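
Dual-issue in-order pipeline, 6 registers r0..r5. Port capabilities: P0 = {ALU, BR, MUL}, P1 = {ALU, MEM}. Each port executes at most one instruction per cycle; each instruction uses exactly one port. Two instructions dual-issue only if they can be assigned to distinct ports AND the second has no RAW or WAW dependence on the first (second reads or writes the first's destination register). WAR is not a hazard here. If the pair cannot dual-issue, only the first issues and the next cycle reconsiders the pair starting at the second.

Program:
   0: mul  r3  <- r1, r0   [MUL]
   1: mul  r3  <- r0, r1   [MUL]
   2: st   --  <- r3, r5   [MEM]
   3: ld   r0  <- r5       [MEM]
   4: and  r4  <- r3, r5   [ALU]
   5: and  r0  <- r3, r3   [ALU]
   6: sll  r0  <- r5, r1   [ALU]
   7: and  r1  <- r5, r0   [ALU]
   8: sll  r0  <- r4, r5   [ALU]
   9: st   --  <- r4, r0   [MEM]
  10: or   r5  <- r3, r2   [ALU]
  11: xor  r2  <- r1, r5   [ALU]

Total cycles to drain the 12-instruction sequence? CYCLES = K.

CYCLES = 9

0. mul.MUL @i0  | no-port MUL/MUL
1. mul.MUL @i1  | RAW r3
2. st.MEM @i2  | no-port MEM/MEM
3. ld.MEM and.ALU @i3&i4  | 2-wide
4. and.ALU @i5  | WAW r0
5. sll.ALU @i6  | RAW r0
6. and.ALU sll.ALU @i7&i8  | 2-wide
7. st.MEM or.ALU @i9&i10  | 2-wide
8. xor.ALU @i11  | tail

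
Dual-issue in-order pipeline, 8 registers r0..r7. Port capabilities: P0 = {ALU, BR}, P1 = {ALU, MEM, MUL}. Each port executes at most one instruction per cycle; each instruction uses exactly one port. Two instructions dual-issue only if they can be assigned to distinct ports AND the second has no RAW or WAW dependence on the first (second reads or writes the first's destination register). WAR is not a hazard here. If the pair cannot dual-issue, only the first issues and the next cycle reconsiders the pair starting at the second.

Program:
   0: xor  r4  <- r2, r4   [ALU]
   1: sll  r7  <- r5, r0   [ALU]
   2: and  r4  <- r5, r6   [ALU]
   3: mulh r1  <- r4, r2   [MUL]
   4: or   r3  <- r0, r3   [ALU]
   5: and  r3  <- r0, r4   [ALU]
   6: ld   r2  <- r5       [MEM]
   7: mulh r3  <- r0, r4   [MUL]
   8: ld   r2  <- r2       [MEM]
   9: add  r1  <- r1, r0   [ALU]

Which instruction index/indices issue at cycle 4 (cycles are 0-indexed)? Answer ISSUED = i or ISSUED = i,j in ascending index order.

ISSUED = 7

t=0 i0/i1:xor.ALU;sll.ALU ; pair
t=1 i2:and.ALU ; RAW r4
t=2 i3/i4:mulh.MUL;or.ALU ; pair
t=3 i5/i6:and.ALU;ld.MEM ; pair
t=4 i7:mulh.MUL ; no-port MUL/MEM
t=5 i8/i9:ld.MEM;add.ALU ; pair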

========

Please transcribe the entire listing exactly as given.

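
Dual-issue in-order pipeline, 6 registers r0..r5. Port capabilities: P0 = {ALU, BR, MUL}, P1 = {ALU, MEM}. Each port executes at most one instruction per cycle; each instruction uses exactly one port. Two instructions dual-issue only if they can be assigned to distinct ports AND the second has no RAW or WAW dependence on the first (second reads or writes the first's destination register). WAR is not a hazard here. If the pair cannot dual-issue, only the first issues and the next cycle reconsiders the pair starting at the second.

Program:
   0: mul  r3  <- r1, r0   [MUL]
   1: mul  r3  <- r0, r1   [MUL]
   2: st   --  <- r3, r5   [MEM]
   3: ld   r0  <- r5       [MEM]
   4: and  r4  <- r3, r5   [ALU]
   5: and  r0  <- r3, r3   [ALU]
   6: sll  r0  <- r5, r1   [ALU]
   7: and  r1  <- r5, r0   [ALU]
   8: sll  r0  <- r4, r5   [ALU]
   9: st   --  <- r4, r0   [MEM]
  10: or   r5  <- r3, r2   [ALU]
  11: xor  r2  <- r1, r5   [ALU]

Total cycles to drain the 12-instruction sequence? CYCLES = K.

CYCLES = 9

0. mul.MUL @i0  | no-port MUL/MUL
1. mul.MUL @i1  | RAW r3
2. st.MEM @i2  | no-port MEM/MEM
3. ld.MEM and.ALU @i3&i4  | 2-wide
4. and.ALU @i5  | WAW r0
5. sll.ALU @i6  | RAW r0
6. and.ALU sll.ALU @i7&i8  | 2-wide
7. st.MEM or.ALU @i9&i10  | 2-wide
8. xor.ALU @i11  | tail

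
Dual-issue in-order pipeline, 8 registers r0..r7. Port capabilities: P0 = {ALU, BR}, P1 = {ALU, MEM, MUL}. Each port executes at most one instruction per cycle; each instruction uses exactly one port. Two instructions dual-issue only if they can be assigned to distinct ports AND the second has no RAW or WAW dependence on the first (second reads or writes the first's destination register). WAR is not a hazard here. If the pair cannot dual-issue, only the first issues and the next cycle reconsiders the pair starting at the second.

Program:
   0: xor  r4  <- r2, r4   [ALU]
   1: sll  r7  <- r5, r0   [ALU]
   2: and  r4  <- r5, r6   [ALU]
   3: mulh r1  <- r4, r2   [MUL]
   4: or   r3  <- r0, r3   [ALU]
   5: and  r3  <- r0, r4   [ALU]
   6: ld   r2  <- r5       [MEM]
   7: mulh r3  <- r0, r4   [MUL]
   8: ld   r2  <- r2       [MEM]
   9: add  r1  <- r1, r0   [ALU]

Which instruction index/indices issue at cycle 4 (cycles are 0-indexed)? Answer ISSUED = i or ISSUED = i,j in ascending index order.

ISSUED = 7

t=0 i0/i1:xor.ALU;sll.ALU ; pair
t=1 i2:and.ALU ; RAW r4
t=2 i3/i4:mulh.MUL;or.ALU ; pair
t=3 i5/i6:and.ALU;ld.MEM ; pair
t=4 i7:mulh.MUL ; no-port MUL/MEM
t=5 i8/i9:ld.MEM;add.ALU ; pair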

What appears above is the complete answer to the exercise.